Below are some records; quote exactly the lines from the one that contains "CHO/F syn (0°): 1.8" through the one that contains "CHO/Ph gauche (60°): 1.1", inclusive, and no others.

---- Supplied entries

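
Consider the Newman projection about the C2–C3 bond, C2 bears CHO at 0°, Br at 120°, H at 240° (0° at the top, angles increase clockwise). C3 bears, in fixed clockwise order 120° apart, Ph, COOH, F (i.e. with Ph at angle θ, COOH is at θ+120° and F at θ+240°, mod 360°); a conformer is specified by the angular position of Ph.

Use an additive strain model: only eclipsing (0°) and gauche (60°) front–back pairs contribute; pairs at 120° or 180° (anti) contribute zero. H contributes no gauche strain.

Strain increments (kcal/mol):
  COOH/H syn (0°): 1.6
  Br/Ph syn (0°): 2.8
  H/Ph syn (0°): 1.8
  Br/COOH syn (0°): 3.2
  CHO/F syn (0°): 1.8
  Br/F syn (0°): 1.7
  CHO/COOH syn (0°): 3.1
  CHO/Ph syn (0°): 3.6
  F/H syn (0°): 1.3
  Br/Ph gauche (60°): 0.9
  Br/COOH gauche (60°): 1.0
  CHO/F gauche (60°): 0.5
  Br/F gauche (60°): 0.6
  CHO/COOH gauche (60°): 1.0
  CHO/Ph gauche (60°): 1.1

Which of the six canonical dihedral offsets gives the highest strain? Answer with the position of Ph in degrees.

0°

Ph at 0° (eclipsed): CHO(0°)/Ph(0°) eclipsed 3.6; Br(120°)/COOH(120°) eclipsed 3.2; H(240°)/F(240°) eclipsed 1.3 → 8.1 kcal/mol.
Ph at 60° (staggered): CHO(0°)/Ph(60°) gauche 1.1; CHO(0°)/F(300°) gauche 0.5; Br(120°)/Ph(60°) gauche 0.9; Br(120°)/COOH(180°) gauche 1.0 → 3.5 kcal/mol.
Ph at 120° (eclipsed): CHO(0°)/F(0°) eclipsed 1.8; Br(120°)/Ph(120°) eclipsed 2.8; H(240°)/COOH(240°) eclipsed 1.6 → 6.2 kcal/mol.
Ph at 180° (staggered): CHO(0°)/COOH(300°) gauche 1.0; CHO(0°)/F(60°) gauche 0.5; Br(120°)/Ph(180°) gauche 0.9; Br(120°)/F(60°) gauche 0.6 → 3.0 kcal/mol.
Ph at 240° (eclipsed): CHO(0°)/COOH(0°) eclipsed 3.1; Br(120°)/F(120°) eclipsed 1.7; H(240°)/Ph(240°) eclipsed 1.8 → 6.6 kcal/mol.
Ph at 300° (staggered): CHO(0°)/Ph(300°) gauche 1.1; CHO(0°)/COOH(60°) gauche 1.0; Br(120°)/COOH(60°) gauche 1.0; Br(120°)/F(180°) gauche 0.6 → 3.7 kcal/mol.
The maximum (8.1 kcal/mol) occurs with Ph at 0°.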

--------
---- Supplied entries

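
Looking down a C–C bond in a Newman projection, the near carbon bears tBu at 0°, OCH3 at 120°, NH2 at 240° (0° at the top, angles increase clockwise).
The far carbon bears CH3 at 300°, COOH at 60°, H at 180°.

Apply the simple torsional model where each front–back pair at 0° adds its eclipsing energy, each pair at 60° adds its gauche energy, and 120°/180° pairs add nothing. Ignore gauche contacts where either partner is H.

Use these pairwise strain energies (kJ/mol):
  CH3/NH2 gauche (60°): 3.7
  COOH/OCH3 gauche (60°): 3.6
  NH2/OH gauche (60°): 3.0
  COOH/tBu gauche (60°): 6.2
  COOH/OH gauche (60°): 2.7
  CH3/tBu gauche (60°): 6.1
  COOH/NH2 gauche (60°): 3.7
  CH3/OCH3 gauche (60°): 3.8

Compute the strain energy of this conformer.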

--------

Exercise result:
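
  CHO/F syn (0°): 1.8
  Br/F syn (0°): 1.7
  CHO/COOH syn (0°): 3.1
  CHO/Ph syn (0°): 3.6
  F/H syn (0°): 1.3
  Br/Ph gauche (60°): 0.9
  Br/COOH gauche (60°): 1.0
  CHO/F gauche (60°): 0.5
  Br/F gauche (60°): 0.6
  CHO/COOH gauche (60°): 1.0
  CHO/Ph gauche (60°): 1.1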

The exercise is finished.